_How to complete this task_. Count up the lines below that include the string "combinators" and report the number by itself.

_Input data_.
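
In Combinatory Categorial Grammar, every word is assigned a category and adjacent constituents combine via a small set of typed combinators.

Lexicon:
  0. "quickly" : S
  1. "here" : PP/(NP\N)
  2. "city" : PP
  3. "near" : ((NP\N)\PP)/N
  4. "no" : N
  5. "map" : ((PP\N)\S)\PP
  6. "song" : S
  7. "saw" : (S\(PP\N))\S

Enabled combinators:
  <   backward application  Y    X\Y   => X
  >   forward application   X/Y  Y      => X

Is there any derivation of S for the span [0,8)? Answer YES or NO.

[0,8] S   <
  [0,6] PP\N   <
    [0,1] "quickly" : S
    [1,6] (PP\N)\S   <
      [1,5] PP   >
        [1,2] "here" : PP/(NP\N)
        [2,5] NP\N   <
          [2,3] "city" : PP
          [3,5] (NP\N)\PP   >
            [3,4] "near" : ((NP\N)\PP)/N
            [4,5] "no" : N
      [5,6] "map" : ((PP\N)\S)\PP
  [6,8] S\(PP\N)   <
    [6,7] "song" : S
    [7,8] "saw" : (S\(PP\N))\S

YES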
...
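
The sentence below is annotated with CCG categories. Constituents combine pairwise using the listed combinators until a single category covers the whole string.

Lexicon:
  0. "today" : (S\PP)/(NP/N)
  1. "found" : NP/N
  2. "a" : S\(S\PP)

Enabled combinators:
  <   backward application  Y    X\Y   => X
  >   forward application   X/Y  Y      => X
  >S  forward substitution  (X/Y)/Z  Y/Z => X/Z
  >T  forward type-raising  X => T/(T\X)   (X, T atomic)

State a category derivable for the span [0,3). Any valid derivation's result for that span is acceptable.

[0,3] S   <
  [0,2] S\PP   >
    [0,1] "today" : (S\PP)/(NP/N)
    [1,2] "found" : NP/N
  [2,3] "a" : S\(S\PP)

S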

_Output below_. 4